**INSTRUCTIONS TO FOLLOW**
Given the entries that follow, write out exactly the lines starting at the one containing "Consider an abstract" and ending at the one containing "(Recall: X = next;", both ends included, and only those.

**AVAILABLE RECORDS**
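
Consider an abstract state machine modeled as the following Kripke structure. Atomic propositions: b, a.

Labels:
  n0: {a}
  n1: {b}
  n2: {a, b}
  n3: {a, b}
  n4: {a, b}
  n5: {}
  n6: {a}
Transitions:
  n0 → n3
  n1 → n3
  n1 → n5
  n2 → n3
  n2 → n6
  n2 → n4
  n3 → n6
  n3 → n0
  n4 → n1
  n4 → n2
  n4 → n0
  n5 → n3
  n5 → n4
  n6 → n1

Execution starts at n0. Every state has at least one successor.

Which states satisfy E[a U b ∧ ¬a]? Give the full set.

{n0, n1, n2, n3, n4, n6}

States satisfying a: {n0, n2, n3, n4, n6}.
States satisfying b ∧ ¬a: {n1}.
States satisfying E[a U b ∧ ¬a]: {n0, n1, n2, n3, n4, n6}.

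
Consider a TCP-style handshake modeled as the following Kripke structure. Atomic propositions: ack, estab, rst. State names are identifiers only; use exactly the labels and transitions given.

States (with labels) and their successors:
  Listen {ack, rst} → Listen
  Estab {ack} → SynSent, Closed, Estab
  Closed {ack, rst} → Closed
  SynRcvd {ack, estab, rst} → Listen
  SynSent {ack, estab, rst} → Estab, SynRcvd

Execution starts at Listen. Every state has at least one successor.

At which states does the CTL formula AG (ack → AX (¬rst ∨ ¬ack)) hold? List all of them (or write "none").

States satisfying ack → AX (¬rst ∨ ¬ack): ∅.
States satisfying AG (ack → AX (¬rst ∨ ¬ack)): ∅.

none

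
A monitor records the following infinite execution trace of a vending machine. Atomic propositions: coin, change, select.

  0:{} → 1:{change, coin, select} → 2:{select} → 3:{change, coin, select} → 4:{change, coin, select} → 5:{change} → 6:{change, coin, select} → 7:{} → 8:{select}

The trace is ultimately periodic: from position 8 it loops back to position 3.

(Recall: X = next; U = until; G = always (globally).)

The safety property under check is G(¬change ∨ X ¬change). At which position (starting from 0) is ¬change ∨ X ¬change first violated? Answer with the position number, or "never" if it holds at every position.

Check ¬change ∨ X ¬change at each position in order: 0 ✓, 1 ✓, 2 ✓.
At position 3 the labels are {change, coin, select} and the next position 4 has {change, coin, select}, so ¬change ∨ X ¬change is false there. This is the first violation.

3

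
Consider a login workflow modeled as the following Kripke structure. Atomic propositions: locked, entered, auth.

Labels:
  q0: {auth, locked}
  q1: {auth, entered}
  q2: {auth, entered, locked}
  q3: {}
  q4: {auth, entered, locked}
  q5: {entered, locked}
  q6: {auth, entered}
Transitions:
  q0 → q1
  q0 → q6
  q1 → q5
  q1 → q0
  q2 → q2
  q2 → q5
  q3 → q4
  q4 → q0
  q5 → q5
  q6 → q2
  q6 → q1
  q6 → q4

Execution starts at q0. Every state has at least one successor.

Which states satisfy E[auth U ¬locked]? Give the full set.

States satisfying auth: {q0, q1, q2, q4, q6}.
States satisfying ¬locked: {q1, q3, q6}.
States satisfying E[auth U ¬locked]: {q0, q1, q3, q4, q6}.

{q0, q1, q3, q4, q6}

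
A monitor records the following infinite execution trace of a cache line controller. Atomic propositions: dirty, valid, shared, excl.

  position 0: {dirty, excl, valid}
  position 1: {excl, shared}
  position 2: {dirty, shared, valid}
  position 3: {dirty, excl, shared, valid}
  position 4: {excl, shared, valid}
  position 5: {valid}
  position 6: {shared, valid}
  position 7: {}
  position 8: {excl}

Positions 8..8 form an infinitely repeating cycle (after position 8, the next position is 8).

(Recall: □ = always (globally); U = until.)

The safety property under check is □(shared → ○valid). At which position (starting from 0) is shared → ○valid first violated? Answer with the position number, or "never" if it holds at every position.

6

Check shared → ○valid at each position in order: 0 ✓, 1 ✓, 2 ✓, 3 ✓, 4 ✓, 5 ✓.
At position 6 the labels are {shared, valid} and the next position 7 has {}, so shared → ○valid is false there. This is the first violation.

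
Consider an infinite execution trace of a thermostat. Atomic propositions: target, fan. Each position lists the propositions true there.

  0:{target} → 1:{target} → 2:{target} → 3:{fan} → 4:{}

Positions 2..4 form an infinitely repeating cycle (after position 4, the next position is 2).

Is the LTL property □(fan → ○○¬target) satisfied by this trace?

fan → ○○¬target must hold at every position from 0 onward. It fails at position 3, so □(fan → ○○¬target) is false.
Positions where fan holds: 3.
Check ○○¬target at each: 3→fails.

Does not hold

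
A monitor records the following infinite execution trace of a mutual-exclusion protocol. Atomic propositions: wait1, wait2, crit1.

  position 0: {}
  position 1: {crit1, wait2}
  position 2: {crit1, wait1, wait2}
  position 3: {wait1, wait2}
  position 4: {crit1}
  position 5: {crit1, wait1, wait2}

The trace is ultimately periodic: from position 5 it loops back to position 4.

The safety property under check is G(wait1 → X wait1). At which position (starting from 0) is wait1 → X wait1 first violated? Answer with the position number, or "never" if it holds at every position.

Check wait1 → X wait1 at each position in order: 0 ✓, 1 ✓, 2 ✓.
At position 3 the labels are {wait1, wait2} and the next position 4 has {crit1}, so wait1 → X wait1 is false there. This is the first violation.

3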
...
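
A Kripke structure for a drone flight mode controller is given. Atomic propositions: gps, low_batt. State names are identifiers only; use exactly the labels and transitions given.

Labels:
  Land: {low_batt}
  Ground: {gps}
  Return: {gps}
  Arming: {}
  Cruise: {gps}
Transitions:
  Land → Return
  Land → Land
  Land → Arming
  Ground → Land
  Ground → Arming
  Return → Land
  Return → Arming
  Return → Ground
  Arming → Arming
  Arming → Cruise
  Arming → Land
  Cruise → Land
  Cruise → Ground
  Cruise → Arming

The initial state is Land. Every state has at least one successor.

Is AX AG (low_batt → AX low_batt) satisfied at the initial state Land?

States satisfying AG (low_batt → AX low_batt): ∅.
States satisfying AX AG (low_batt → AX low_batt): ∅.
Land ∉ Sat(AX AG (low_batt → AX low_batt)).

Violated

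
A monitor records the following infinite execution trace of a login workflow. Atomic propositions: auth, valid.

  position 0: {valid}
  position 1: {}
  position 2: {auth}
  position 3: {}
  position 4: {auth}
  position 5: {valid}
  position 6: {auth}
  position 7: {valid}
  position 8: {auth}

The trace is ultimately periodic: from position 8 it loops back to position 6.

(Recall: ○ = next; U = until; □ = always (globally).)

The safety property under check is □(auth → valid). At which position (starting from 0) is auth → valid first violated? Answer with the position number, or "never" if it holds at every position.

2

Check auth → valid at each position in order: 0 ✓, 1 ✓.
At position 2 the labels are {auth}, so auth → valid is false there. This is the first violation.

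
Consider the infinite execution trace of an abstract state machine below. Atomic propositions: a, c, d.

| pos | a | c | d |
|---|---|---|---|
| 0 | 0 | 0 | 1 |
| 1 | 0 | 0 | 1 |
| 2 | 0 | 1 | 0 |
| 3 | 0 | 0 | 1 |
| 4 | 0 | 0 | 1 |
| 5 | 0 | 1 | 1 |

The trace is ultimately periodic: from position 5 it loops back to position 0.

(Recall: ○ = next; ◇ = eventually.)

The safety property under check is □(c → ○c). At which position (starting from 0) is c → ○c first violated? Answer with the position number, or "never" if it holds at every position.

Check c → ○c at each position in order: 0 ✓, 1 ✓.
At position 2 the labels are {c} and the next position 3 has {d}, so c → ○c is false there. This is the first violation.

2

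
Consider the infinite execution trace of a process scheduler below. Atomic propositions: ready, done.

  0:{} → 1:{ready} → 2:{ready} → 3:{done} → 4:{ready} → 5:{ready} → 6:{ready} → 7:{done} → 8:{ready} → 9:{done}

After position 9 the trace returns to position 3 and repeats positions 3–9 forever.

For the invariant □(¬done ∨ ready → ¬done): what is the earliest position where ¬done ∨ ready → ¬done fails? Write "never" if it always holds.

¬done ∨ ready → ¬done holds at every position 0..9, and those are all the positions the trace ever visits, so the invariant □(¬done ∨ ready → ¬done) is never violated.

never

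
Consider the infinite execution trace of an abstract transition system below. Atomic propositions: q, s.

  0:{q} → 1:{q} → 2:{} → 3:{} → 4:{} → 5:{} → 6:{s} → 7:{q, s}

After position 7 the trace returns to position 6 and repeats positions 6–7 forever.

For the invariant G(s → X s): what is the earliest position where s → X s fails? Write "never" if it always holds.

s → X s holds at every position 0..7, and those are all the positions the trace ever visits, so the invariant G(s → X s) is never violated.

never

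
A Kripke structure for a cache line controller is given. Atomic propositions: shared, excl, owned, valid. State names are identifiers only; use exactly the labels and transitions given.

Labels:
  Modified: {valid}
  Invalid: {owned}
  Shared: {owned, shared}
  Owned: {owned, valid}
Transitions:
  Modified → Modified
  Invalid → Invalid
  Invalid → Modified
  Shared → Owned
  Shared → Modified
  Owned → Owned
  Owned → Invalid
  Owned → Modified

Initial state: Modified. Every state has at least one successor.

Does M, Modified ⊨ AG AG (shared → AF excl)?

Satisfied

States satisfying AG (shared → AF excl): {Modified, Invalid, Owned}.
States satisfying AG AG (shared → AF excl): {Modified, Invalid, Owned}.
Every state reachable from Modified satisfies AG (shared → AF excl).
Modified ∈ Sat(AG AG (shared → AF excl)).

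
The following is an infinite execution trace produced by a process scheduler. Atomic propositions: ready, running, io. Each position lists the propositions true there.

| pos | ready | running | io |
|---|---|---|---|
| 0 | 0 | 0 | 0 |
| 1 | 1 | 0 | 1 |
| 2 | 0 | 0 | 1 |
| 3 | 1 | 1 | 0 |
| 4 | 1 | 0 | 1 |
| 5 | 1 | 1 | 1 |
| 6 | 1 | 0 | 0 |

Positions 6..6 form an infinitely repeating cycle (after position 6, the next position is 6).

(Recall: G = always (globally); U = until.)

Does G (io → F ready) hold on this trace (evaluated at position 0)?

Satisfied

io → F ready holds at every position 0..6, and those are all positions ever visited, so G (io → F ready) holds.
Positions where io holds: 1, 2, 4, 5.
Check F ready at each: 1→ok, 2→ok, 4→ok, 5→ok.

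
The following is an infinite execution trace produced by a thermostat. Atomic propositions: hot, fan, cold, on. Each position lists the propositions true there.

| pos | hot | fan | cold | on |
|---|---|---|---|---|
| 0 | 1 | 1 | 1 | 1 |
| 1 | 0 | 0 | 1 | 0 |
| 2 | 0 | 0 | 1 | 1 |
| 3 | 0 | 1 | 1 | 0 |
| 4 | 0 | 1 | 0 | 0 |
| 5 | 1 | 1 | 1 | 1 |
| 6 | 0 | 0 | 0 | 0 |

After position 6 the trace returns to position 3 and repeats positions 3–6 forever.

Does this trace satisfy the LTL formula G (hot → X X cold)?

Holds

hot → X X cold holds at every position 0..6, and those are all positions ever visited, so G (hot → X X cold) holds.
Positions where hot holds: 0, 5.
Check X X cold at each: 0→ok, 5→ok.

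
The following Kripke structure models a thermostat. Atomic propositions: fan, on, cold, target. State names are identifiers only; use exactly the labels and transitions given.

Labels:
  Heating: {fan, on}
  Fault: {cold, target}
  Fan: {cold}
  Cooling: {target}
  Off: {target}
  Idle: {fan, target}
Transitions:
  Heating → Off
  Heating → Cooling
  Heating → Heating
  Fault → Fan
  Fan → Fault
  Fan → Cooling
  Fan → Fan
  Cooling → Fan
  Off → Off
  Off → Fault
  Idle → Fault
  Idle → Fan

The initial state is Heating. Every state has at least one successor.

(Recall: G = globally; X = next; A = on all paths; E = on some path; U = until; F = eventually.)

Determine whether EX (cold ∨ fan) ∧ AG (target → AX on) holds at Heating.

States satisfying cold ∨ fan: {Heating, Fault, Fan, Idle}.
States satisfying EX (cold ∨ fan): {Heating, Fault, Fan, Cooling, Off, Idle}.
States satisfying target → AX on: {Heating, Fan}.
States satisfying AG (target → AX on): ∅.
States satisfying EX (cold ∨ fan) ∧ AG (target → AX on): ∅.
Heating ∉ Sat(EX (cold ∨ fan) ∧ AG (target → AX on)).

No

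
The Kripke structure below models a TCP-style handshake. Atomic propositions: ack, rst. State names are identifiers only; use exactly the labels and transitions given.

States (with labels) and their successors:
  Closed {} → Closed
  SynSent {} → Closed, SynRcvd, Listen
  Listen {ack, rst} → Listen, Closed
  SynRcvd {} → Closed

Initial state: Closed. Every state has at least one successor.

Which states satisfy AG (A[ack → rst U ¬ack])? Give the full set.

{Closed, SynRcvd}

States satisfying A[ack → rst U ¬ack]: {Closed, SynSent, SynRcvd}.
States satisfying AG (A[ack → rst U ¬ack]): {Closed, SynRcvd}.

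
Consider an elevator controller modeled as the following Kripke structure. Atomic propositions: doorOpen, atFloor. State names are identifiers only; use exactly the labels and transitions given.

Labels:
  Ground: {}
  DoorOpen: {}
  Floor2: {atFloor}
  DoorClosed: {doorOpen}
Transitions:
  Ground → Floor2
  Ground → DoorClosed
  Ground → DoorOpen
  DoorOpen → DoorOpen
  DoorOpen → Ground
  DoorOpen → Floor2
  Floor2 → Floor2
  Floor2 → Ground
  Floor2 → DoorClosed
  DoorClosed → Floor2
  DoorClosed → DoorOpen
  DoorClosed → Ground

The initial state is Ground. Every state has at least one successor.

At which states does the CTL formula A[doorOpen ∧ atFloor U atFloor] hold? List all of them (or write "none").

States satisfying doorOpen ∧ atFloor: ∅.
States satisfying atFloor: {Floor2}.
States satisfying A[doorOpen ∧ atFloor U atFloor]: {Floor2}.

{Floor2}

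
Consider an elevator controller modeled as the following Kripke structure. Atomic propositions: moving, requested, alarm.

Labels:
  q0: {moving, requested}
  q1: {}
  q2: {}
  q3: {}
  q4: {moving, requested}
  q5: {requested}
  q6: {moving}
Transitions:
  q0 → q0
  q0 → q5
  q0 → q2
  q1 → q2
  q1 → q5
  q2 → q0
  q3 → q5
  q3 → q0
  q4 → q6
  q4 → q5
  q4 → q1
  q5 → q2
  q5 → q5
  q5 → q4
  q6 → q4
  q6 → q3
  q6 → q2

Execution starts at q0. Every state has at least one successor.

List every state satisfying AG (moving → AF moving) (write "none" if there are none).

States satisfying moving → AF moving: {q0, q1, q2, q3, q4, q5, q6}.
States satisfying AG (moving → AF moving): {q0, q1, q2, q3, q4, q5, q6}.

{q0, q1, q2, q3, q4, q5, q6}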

**RESPONSE TO THIS EXERCISE**
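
Consider an abstract state machine modeled as the following Kripke structure. Atomic propositions: b, a.

Labels:
  n0: {a}
  n1: {b}
  n2: {a, b}
  n3: {a, b}
  n4: {a, b}
  n5: {}
  n6: {a}
Transitions:
  n0 → n3
  n1 → n3
  n1 → n5
  n2 → n3
  n2 → n6
  n2 → n4
  n3 → n6
  n3 → n0
  n4 → n1
  n4 → n2
  n4 → n0
  n5 → n3
  n5 → n4
  n6 → n1

Execution starts at n0. Every state has at least one successor.

Which states satisfy E[a U b ∧ ¬a]? Give the full set.

{n0, n1, n2, n3, n4, n6}

States satisfying a: {n0, n2, n3, n4, n6}.
States satisfying b ∧ ¬a: {n1}.
States satisfying E[a U b ∧ ¬a]: {n0, n1, n2, n3, n4, n6}.

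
Consider a TCP-style handshake modeled as the following Kripke structure. Atomic propositions: ack, estab, rst. State names are identifiers only; use exactly the labels and transitions given.

States (with labels) and their successors:
  Listen {ack, rst} → Listen
  Estab {ack} → SynSent, Closed, Estab
  Closed {ack, rst} → Closed
  SynRcvd {ack, estab, rst} → Listen
  SynSent {ack, estab, rst} → Estab, SynRcvd

Execution starts at Listen. Every state has at least one successor.

At which states does the CTL formula AG (ack → AX (¬rst ∨ ¬ack)) hold? List all of them (or write "none").

States satisfying ack → AX (¬rst ∨ ¬ack): ∅.
States satisfying AG (ack → AX (¬rst ∨ ¬ack)): ∅.

none

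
A monitor records the following infinite execution trace of a vending machine. Atomic propositions: coin, change, select.

  0:{} → 1:{change, coin, select} → 2:{select} → 3:{change, coin, select} → 4:{change, coin, select} → 5:{change} → 6:{change, coin, select} → 7:{} → 8:{select}

The trace is ultimately periodic: from position 8 it loops back to position 3.

(Recall: X = next; U = until; G = always (globally).)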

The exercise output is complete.